__WORK REQUIRED__. Please copy out the entries until you have copied the line that contains "π[C, E](σ[E ≥", beginning with the first line.

__RECORDED INFORMATION__.
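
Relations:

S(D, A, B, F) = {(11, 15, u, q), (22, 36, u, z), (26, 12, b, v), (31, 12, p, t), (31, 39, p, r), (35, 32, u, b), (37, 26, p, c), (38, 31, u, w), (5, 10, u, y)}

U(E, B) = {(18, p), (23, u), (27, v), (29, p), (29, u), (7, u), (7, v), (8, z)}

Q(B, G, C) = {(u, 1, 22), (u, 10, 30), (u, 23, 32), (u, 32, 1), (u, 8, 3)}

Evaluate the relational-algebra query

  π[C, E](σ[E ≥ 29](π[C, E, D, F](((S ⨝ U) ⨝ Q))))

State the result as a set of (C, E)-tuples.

{(1, 29), (22, 29), (3, 29), (30, 29), (32, 29)}

S ⋈ U (natural join on B): {(11, 15, u, q, 23), (11, 15, u, q, 29), (11, 15, u, q, 7), (22, 36, u, z, 23), (22, 36, u, z, 29), (22, 36, u, z, 7), (31, 12, p, t, 18), (31, 12, p, t, 29), (31, 39, p, r, 18), (31, 39, p, r, 29), (35, 32, u, b, 23), (35, 32, u, b, 29), (35, 32, u, b, 7), (37, 26, p, c, 18), (37, 26, p, c, 29), (38, 31, u, w, 23), (38, 31, u, w, 29), (38, 31, u, w, 7), (5, 10, u, y, 23), (5, 10, u, y, 29), (5, 10, u, y, 7)}
(S ⨝ U) ⋈ Q (natural join on B): {(11, 15, u, q, 23, 1, 22), (11, 15, u, q, 23, 10, 30), (11, 15, u, q, 23, 23, 32), (11, 15, u, q, 23, 32, 1), (11, 15, u, q, 23, 8, 3), (11, 15, u, q, 29, 1, 22), (11, 15, u, q, 29, 10, 30), (11, 15, u, q, 29, 23, 32), (11, 15, u, q, 29, 32, 1), (11, 15, u, q, 29, 8, 3), (11, 15, u, q, 7, 1, 22), (11, 15, u, q, 7, 10, 30), (11, 15, u, q, 7, 23, 32), (11, 15, u, q, 7, 32, 1), (11, 15, u, q, 7, 8, 3), (22, 36, u, z, 23, 1, 22), (22, 36, u, z, 23, 10, 30), (22, 36, u, z, 23, 23, 32), (22, 36, u, z, 23, 32, 1), (22, 36, u, z, 23, 8, 3), (22, 36, u, z, 29, 1, 22), (22, 36, u, z, 29, 10, 30), (22, 36, u, z, 29, 23, 32), (22, 36, u, z, 29, 32, 1), (22, 36, u, z, 29, 8, 3), (22, 36, u, z, 7, 1, 22), (22, 36, u, z, 7, 10, 30), (22, 36, u, z, 7, 23, 32), (22, 36, u, z, 7, 32, 1), (22, 36, u, z, 7, 8, 3), (35, 32, u, b, 23, 1, 22), (35, 32, u, b, 23, 10, 30), (35, 32, u, b, 23, 23, 32), (35, 32, u, b, 23, 32, 1), (35, 32, u, b, 23, 8, 3), (35, 32, u, b, 29, 1, 22), (35, 32, u, b, 29, 10, 30), (35, 32, u, b, 29, 23, 32), (35, 32, u, b, 29, 32, 1), (35, 32, u, b, 29, 8, 3), (35, 32, u, b, 7, 1, 22), (35, 32, u, b, 7, 10, 30), (35, 32, u, b, 7, 23, 32), (35, 32, u, b, 7, 32, 1), (35, 32, u, b, 7, 8, 3), (38, 31, u, w, 23, 1, 22), (38, 31, u, w, 23, 10, 30), (38, 31, u, w, 23, 23, 32), (38, 31, u, w, 23, 32, 1), (38, 31, u, w, 23, 8, 3), (38, 31, u, w, 29, 1, 22), (38, 31, u, w, 29, 10, 30), (38, 31, u, w, 29, 23, 32), (38, 31, u, w, 29, 32, 1), (38, 31, u, w, 29, 8, 3), (38, 31, u, w, 7, 1, 22), (38, 31, u, w, 7, 10, 30), (38, 31, u, w, 7, 23, 32), (38, 31, u, w, 7, 32, 1), (38, 31, u, w, 7, 8, 3), (5, 10, u, y, 23, 1, 22), (5, 10, u, y, 23, 10, 30), (5, 10, u, y, 23, 23, 32), (5, 10, u, y, 23, 32, 1), (5, 10, u, y, 23, 8, 3), (5, 10, u, y, 29, 1, 22), (5, 10, u, y, 29, 10, 30), (5, 10, u, y, 29, 23, 32), (5, 10, u, y, 29, 32, 1), (5, 10, u, y, 29, 8, 3), (5, 10, u, y, 7, 1, 22), (5, 10, u, y, 7, 10, 30), (5, 10, u, y, 7, 23, 32), (5, 10, u, y, 7, 32, 1), (5, 10, u, y, 7, 8, 3)}
Projecting to C, E, D, F: {(1, 23, 11, q), (1, 23, 22, z), (1, 23, 35, b), (1, 23, 38, w), (1, 23, 5, y), (1, 29, 11, q), (1, 29, 22, z), (1, 29, 35, b), (1, 29, 38, w), (1, 29, 5, y), (1, 7, 11, q), (1, 7, 22, z), (1, 7, 35, b), (1, 7, 38, w), (1, 7, 5, y), (22, 23, 11, q), (22, 23, 22, z), (22, 23, 35, b), (22, 23, 38, w), (22, 23, 5, y), (22, 29, 11, q), (22, 29, 22, z), (22, 29, 35, b), (22, 29, 38, w), (22, 29, 5, y), (22, 7, 11, q), (22, 7, 22, z), (22, 7, 35, b), (22, 7, 38, w), (22, 7, 5, y), (3, 23, 11, q), (3, 23, 22, z), (3, 23, 35, b), (3, 23, 38, w), (3, 23, 5, y), (3, 29, 11, q), (3, 29, 22, z), (3, 29, 35, b), (3, 29, 38, w), (3, 29, 5, y), (3, 7, 11, q), (3, 7, 22, z), (3, 7, 35, b), (3, 7, 38, w), (3, 7, 5, y), (30, 23, 11, q), (30, 23, 22, z), (30, 23, 35, b), (30, 23, 38, w), (30, 23, 5, y), (30, 29, 11, q), (30, 29, 22, z), (30, 29, 35, b), (30, 29, 38, w), (30, 29, 5, y), (30, 7, 11, q), (30, 7, 22, z), (30, 7, 35, b), (30, 7, 38, w), (30, 7, 5, y), (32, 23, 11, q), (32, 23, 22, z), (32, 23, 35, b), (32, 23, 38, w), (32, 23, 5, y), (32, 29, 11, q), (32, 29, 22, z), (32, 29, 35, b), (32, 29, 38, w), (32, 29, 5, y), (32, 7, 11, q), (32, 7, 22, z), (32, 7, 35, b), (32, 7, 38, w), (32, 7, 5, y)}
Filtering on E ≥ 29 leaves {(1, 29, 11, q), (1, 29, 22, z), (1, 29, 35, b), (1, 29, 38, w), (1, 29, 5, y), (22, 29, 11, q), (22, 29, 22, z), (22, 29, 35, b), (22, 29, 38, w), (22, 29, 5, y), (3, 29, 11, q), (3, 29, 22, z), (3, 29, 35, b), (3, 29, 38, w), (3, 29, 5, y), (30, 29, 11, q), (30, 29, 22, z), (30, 29, 35, b), (30, 29, 38, w), (30, 29, 5, y), (32, 29, 11, q), (32, 29, 22, z), (32, 29, 35, b), (32, 29, 38, w), (32, 29, 5, y)}.
Projecting to C, E (20 duplicate(s) eliminated): {(1, 29), (22, 29), (3, 29), (30, 29), (32, 29)}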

__YOUR SOLUTION__.
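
Relations:

S(D, A, B, F) = {(11, 15, u, q), (22, 36, u, z), (26, 12, b, v), (31, 12, p, t), (31, 39, p, r), (35, 32, u, b), (37, 26, p, c), (38, 31, u, w), (5, 10, u, y)}

U(E, B) = {(18, p), (23, u), (27, v), (29, p), (29, u), (7, u), (7, v), (8, z)}

Q(B, G, C) = {(u, 1, 22), (u, 10, 30), (u, 23, 32), (u, 32, 1), (u, 8, 3)}

Evaluate the relational-algebra query

  π[C, E](σ[E ≥ 29](π[C, E, D, F](((S ⨝ U) ⨝ Q))))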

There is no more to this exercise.